Each line below is to be set down again exactly.

--------------------------------

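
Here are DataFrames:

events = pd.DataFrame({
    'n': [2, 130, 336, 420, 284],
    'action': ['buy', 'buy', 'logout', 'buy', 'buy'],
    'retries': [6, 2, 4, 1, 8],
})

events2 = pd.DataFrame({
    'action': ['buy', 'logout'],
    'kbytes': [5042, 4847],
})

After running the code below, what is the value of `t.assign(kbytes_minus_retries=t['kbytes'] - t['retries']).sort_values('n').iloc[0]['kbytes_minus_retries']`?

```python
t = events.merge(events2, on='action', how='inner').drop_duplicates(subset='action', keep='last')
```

merge on 'action' (how='inner') → 5 rows:
     n  action  retries  kbytes
0    2     buy        6    5042
1  130     buy        2    5042
2  336  logout        4    4847
3  420     buy        1    5042
4  284     buy        8    5042
drop duplicate action (keep=last):
     n  action  retries  kbytes
2  336  logout        4    4847
4  284     buy        8    5042
add column kbytes_minus_retries = t['kbytes'] - t['retries']:
     n  action  retries  kbytes  kbytes_minus_retries
2  336  logout        4    4847                  4843
4  284     buy        8    5042                  5034
sort by n:
     n  action  retries  kbytes  kbytes_minus_retries
4  284     buy        8    5042                  5034
2  336  logout        4    4847                  4843
Then the value at position 0, column 'kbytes_minus_retries': 5034

5034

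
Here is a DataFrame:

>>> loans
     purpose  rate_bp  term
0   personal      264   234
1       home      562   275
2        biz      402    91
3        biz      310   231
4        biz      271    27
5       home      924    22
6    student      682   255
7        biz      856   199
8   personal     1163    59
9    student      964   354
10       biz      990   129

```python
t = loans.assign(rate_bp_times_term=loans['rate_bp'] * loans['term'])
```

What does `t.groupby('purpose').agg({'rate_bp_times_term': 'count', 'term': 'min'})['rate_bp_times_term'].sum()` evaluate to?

add column rate_bp_times_term = loans['rate_bp'] * loans['term']:
     purpose  rate_bp  term  rate_bp_times_term
0   personal      264   234               61776
1       home      562   275              154550
2        biz      402    91               36582
3        biz      310   231               71610
4        biz      271    27                7317
5       home      924    22               20328
6    student      682   255              173910
7        biz      856   199              170344
8   personal     1163    59               68617
9    student      964   354              341256
10       biz      990   129              127710
group by purpose: count(rate_bp_times_term), min(term):
          rate_bp_times_term  term
purpose                           
biz                        5    27
home                       2    22
personal                   2    59
student                    2   255
sum of column 'rate_bp_times_term' → 11

11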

--------------------------------

TASK ANSWER
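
Here are DataFrames:

events = pd.DataFrame({
    'n': [2, 130, 336, 420, 284],
    'action': ['buy', 'buy', 'logout', 'buy', 'buy'],
    'retries': [6, 2, 4, 1, 8],
})

events2 = pd.DataFrame({
    'action': ['buy', 'logout'],
    'kbytes': [5042, 4847],
})

After running the code below, what is the value of `t.assign(kbytes_minus_retries=t['kbytes'] - t['retries']).sort_values('n').iloc[0]['kbytes_minus_retries']`?

```python
t = events.merge(events2, on='action', how='inner').drop_duplicates(subset='action', keep='last')
```

merge on 'action' (how='inner') → 5 rows:
     n  action  retries  kbytes
0    2     buy        6    5042
1  130     buy        2    5042
2  336  logout        4    4847
3  420     buy        1    5042
4  284     buy        8    5042
drop duplicate action (keep=last):
     n  action  retries  kbytes
2  336  logout        4    4847
4  284     buy        8    5042
add column kbytes_minus_retries = t['kbytes'] - t['retries']:
     n  action  retries  kbytes  kbytes_minus_retries
2  336  logout        4    4847                  4843
4  284     buy        8    5042                  5034
sort by n:
     n  action  retries  kbytes  kbytes_minus_retries
4  284     buy        8    5042                  5034
2  336  logout        4    4847                  4843
Then the value at position 0, column 'kbytes_minus_retries': 5034

5034

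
Here is a DataFrame:

>>> loans
     purpose  rate_bp  term
0   personal      264   234
1       home      562   275
2        biz      402    91
3        biz      310   231
4        biz      271    27
5       home      924    22
6    student      682   255
7        biz      856   199
8   personal     1163    59
9    student      964   354
10       biz      990   129

```python
t = loans.assign(rate_bp_times_term=loans['rate_bp'] * loans['term'])
```

What does `t.groupby('purpose').agg({'rate_bp_times_term': 'count', 'term': 'min'})['rate_bp_times_term'].sum()` evaluate to?

add column rate_bp_times_term = loans['rate_bp'] * loans['term']:
     purpose  rate_bp  term  rate_bp_times_term
0   personal      264   234               61776
1       home      562   275              154550
2        biz      402    91               36582
3        biz      310   231               71610
4        biz      271    27                7317
5       home      924    22               20328
6    student      682   255              173910
7        biz      856   199              170344
8   personal     1163    59               68617
9    student      964   354              341256
10       biz      990   129              127710
group by purpose: count(rate_bp_times_term), min(term):
          rate_bp_times_term  term
purpose                           
biz                        5    27
home                       2    22
personal                   2    59
student                    2   255
sum of column 'rate_bp_times_term' → 11

11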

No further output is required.